--- Data in this exercise ---

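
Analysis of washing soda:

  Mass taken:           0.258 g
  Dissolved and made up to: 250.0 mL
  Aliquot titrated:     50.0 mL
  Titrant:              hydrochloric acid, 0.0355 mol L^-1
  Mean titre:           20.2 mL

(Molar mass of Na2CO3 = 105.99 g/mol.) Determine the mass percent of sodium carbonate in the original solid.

Na2CO3 + 2 HCl → 2 NaCl + H2O + CO2
n(HCl) per titration = 0.0202 × 0.0355 = 7.17 × 10^-4 mol
From the 1:2 ratio, n(Na2CO3) in each aliquot = 1/2 × 7.17 × 10^-4 = 3.59 × 10^-4 mol
n(Na2CO3) in the whole flask = 3.59 × 10^-4 × 250.0/50.0 = 1.79 × 10^-3 mol
mass of Na2CO3 = 1.79 × 10^-3 × 105.99 = 0.190 g
% Na2CO3 = 0.190 / 0.258 × 100 = 73.6 %

73.6 %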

---

> **Assignment**
A reply that repeats all the data exactly is required.

> **Answer box**
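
Analysis of washing soda:

  Mass taken:           0.258 g
  Dissolved and made up to: 250.0 mL
  Aliquot titrated:     50.0 mL
  Titrant:              hydrochloric acid, 0.0355 mol L^-1
  Mean titre:           20.2 mL

(Molar mass of Na2CO3 = 105.99 g/mol.) Determine the mass percent of sodium carbonate in the original solid.

Na2CO3 + 2 HCl → 2 NaCl + H2O + CO2
n(HCl) per titration = 0.0202 × 0.0355 = 7.17 × 10^-4 mol
From the 1:2 ratio, n(Na2CO3) in each aliquot = 1/2 × 7.17 × 10^-4 = 3.59 × 10^-4 mol
n(Na2CO3) in the whole flask = 3.59 × 10^-4 × 250.0/50.0 = 1.79 × 10^-3 mol
mass of Na2CO3 = 1.79 × 10^-3 × 105.99 = 0.190 g
% Na2CO3 = 0.190 / 0.258 × 100 = 73.6 %

73.6 %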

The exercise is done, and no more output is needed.